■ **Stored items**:
^^^^^^^^
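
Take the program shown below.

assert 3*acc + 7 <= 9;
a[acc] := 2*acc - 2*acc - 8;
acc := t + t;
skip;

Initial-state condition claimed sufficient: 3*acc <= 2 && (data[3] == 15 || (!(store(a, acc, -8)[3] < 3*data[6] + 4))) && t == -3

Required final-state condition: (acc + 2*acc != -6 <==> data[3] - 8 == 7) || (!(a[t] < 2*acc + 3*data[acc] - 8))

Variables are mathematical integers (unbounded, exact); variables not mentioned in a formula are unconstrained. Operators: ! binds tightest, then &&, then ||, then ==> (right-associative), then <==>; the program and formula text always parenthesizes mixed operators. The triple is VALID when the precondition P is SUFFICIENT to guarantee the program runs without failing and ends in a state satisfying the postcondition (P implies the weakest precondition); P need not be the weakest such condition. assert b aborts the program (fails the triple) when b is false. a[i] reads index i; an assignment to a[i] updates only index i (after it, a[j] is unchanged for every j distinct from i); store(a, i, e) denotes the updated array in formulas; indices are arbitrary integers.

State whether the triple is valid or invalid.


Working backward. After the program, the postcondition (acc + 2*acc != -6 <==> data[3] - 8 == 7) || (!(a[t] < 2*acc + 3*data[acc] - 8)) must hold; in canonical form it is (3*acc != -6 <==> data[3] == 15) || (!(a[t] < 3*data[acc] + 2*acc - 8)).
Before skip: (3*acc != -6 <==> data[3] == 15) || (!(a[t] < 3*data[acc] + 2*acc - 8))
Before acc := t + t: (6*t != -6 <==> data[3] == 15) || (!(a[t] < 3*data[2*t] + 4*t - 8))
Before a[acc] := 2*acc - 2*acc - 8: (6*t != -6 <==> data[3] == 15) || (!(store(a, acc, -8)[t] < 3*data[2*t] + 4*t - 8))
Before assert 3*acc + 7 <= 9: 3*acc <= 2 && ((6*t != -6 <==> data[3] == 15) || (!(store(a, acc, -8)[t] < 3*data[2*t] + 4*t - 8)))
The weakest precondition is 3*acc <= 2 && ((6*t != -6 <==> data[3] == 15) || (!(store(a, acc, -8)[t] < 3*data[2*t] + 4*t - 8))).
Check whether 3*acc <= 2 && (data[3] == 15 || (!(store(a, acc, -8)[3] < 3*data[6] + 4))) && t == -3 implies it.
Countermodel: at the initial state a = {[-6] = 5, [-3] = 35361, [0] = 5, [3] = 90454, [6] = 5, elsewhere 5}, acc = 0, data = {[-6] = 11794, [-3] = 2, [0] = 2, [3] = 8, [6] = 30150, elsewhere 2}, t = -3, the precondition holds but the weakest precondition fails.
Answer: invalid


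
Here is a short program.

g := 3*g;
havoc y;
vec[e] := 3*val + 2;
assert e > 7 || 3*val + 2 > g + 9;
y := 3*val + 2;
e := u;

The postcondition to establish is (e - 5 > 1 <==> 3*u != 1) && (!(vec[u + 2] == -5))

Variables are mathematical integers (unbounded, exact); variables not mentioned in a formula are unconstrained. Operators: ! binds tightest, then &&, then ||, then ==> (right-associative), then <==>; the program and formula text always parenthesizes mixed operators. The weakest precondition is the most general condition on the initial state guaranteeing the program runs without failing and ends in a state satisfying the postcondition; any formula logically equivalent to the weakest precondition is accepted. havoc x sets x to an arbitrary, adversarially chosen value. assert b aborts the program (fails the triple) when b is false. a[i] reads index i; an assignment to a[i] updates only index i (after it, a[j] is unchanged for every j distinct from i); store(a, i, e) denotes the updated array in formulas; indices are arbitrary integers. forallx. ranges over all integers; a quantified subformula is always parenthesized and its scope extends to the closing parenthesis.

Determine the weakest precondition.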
^^^^^^^^
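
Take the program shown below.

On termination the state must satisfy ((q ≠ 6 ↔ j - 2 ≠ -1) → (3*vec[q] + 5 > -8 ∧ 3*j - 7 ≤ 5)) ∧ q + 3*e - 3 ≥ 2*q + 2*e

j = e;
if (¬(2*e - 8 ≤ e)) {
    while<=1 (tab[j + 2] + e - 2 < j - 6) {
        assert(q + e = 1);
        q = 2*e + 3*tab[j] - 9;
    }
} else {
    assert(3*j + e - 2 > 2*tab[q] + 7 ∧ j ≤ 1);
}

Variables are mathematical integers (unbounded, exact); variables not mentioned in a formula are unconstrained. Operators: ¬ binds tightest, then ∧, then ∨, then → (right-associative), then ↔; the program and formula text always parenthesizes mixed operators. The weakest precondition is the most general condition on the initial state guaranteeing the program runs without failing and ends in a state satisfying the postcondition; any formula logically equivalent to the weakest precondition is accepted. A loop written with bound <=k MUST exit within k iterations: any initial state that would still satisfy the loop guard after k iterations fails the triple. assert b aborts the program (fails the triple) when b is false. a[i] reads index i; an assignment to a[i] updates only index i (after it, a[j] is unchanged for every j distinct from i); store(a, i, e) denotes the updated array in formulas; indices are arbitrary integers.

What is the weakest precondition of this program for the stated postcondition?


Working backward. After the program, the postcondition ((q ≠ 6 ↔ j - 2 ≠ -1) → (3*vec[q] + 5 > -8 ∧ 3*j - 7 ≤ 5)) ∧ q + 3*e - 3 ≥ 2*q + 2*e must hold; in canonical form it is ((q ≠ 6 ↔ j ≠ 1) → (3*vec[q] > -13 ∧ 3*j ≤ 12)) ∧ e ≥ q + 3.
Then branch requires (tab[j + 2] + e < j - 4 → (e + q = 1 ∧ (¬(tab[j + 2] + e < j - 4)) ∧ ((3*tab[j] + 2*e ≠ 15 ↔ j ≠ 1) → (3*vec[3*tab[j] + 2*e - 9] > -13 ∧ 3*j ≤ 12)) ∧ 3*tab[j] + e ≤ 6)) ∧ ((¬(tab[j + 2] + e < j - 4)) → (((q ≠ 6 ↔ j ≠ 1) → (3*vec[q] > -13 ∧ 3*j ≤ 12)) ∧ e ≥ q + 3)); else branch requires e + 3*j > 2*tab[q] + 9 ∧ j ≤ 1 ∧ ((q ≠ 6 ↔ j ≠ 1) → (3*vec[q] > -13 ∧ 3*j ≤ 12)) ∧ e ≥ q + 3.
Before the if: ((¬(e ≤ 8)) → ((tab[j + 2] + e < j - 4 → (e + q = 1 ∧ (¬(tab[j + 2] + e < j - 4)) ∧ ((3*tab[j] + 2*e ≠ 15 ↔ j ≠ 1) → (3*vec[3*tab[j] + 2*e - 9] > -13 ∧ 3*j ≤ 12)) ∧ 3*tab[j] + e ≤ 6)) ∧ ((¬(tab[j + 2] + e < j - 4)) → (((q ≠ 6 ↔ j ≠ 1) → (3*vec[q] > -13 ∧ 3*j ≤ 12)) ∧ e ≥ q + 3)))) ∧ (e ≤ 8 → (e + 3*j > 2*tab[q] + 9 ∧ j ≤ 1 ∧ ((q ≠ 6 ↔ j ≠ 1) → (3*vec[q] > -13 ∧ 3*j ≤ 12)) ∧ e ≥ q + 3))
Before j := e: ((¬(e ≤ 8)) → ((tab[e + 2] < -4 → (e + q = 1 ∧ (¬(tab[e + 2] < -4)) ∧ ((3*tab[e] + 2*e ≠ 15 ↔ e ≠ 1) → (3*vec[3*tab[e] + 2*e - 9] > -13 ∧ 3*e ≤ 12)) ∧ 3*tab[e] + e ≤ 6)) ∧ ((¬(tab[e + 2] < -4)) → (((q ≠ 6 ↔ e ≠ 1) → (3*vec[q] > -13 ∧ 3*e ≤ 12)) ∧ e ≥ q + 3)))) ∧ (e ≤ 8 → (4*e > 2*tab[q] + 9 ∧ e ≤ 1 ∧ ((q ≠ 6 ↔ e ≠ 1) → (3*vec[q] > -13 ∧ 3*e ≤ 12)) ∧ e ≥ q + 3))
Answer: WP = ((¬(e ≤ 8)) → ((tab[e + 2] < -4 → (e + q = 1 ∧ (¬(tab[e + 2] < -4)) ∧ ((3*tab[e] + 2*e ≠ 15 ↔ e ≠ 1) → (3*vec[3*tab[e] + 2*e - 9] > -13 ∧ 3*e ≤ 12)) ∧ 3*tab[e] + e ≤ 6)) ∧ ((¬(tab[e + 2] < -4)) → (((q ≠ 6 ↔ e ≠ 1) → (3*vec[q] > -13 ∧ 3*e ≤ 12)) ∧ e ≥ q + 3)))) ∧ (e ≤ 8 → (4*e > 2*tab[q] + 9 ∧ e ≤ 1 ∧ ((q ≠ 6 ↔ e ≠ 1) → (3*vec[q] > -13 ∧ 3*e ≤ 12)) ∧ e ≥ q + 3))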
^^^^^^^^
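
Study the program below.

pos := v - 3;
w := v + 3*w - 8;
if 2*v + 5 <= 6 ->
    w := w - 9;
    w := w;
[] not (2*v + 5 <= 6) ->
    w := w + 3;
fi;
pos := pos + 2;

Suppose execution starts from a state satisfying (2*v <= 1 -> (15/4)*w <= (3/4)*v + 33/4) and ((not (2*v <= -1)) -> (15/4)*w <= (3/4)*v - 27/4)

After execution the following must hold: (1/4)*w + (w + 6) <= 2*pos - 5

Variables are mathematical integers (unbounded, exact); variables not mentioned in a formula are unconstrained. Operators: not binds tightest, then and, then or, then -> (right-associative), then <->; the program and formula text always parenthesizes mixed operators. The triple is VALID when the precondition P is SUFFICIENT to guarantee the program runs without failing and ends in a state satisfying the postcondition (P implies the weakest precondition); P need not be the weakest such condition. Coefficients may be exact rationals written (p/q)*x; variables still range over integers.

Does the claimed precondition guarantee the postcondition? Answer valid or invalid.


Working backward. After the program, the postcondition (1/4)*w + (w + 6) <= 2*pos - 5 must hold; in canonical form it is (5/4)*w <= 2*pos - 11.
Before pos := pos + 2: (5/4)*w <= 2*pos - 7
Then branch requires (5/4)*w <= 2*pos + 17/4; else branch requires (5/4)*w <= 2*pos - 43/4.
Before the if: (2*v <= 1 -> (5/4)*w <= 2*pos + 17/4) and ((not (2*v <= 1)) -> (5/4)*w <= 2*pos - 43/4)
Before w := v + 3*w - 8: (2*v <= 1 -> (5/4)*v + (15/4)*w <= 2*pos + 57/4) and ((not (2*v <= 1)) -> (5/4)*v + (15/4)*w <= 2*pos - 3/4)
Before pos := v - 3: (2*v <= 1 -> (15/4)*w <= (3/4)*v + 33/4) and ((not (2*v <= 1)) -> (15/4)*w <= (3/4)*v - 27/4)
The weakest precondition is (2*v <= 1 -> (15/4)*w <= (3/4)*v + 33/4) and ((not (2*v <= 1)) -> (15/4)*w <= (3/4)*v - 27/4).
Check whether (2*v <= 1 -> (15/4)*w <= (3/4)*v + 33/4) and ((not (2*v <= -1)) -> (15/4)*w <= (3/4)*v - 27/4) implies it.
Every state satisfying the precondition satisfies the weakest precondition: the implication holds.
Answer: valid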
^^^^^^^^
■ **TASK STATEMENT**: Return, from the data above, each line in which the string "execution" appears.

■ **RESPONSE AREA**:
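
Suppose execution starts from a state satisfying (2*v <= 1 -> (15/4)*w <= (3/4)*v + 33/4) and ((not (2*v <= -1)) -> (15/4)*w <= (3/4)*v - 27/4)
After execution the following must hold: (1/4)*w + (w + 6) <= 2*pos - 5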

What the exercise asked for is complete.